WHAT TO WORK ON: Copy each line from the entries that the word "enrollments" appears in.

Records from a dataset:
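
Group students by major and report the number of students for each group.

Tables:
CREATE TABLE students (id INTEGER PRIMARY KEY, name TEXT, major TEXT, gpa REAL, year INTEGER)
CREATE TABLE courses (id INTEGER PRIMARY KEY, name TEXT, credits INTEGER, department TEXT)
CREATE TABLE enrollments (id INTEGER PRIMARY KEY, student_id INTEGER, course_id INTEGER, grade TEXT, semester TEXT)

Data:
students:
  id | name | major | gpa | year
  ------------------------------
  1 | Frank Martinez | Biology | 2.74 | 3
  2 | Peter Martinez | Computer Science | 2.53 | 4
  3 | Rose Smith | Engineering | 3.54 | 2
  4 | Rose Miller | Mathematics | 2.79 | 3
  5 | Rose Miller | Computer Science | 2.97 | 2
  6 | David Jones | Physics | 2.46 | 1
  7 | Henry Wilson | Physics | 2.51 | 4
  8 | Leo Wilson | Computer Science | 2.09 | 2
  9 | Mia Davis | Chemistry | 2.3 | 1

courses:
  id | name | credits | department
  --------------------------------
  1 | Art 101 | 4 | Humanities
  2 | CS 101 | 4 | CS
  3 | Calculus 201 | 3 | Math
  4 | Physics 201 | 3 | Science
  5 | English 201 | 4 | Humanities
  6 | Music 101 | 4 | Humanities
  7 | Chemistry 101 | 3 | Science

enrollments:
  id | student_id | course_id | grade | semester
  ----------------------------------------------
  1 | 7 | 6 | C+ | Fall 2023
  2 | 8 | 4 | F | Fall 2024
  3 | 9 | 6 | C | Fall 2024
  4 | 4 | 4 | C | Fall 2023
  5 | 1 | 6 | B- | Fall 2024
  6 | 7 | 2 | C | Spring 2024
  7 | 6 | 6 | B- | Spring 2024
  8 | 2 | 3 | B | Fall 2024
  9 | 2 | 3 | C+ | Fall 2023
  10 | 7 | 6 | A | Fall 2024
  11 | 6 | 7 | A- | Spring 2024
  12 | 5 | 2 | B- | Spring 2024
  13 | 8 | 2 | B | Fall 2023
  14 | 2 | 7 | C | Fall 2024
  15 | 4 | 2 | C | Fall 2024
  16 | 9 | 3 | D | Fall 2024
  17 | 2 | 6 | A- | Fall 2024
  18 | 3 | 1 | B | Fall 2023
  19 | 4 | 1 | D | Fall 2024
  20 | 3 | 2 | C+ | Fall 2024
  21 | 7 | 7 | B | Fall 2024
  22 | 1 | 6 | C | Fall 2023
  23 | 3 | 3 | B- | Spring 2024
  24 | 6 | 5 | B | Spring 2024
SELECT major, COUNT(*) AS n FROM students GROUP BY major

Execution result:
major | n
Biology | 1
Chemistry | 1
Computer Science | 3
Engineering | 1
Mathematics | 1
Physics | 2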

WRITTEN SOLUTION:
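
CREATE TABLE enrollments (id INTEGER PRIMARY KEY, student_id INTEGER, course_id INTEGER, grade TEXT, semester TEXT)
enrollments: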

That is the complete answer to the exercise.